• **DATA TO PROCESS**
.....

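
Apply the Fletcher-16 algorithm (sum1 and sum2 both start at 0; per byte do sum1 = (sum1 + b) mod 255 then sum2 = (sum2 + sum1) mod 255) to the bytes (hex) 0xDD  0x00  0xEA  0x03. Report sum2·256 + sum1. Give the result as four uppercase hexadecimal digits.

50CB

Running sums (mod 255):
  after byte 0 (0xDD): sum1=221, sum2=221
  after byte 1 (0x00): sum1=221, sum2=187
  after byte 2 (0xEA): sum1=200, sum2=132
  after byte 3 (0x03): sum1=203, sum2=80
Checksum = sum2·256 + sum1 = 80·256 + 203 = 20683 = 0x50CB.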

.....

The material is to be output in full, exactly as it stands.

• **EXERCISE SOLUTION**
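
Apply the Fletcher-16 algorithm (sum1 and sum2 both start at 0; per byte do sum1 = (sum1 + b) mod 255 then sum2 = (sum2 + sum1) mod 255) to the bytes (hex) 0xDD  0x00  0xEA  0x03. Report sum2·256 + sum1. Give the result as four uppercase hexadecimal digits.

50CB

Running sums (mod 255):
  after byte 0 (0xDD): sum1=221, sum2=221
  after byte 1 (0x00): sum1=221, sum2=187
  after byte 2 (0xEA): sum1=200, sum2=132
  after byte 3 (0x03): sum1=203, sum2=80
Checksum = sum2·256 + sum1 = 80·256 + 203 = 20683 = 0x50CB.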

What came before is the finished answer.